> _WHAT IS REQUIRED_:
All records should be written out again exactly.

[Stored dataset items]
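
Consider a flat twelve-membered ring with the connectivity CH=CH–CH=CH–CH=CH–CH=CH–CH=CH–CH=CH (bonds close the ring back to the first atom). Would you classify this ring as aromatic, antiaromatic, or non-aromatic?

Check conjugation: the double-bond atoms are sp², each contributing one p electron — every position has a p orbital, so the cyclic π system is continuous.
Counting π electrons: 6 × 2 = 12 from the 6 double-bond units.
A 4n π count (12, n = 3) in a planar conjugated ring means antiaromatic.

Antiaromatic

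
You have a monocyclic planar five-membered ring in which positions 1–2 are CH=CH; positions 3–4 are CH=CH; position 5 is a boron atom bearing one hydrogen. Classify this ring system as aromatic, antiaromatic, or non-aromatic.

Every ring atom contributes a p orbital perpendicular to the ring (every atom in a ring double bond is sp² and brings one electron to the p orbital; the boron has an empty p orbital), so the π system is cyclic and fully conjugated.
π-electron count: 2 × 2 = 4 from the double-bond units + 0 from the BH atom = 4.
A 4n π count (4, n = 1) in a planar conjugated ring means antiaromatic.
This is borole.

Antiaromatic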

> _SOLVED EXERCISE_:
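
Consider a flat twelve-membered ring with the connectivity CH=CH–CH=CH–CH=CH–CH=CH–CH=CH–CH=CH (bonds close the ring back to the first atom). Would you classify this ring as aromatic, antiaromatic, or non-aromatic?

Check conjugation: the double-bond atoms are sp², each contributing one p electron — every position has a p orbital, so the cyclic π system is continuous.
Counting π electrons: 6 × 2 = 12 from the 6 double-bond units.
A 4n π count (12, n = 3) in a planar conjugated ring means antiaromatic.

Antiaromatic

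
You have a monocyclic planar five-membered ring in which positions 1–2 are CH=CH; positions 3–4 are CH=CH; position 5 is a boron atom bearing one hydrogen. Classify this ring system as aromatic, antiaromatic, or non-aromatic.

Every ring atom contributes a p orbital perpendicular to the ring (every atom in a ring double bond is sp² and brings one electron to the p orbital; the boron has an empty p orbital), so the π system is cyclic and fully conjugated.
π-electron count: 2 × 2 = 4 from the double-bond units + 0 from the BH atom = 4.
A 4n π count (4, n = 1) in a planar conjugated ring means antiaromatic.
This is borole.

Antiaromatic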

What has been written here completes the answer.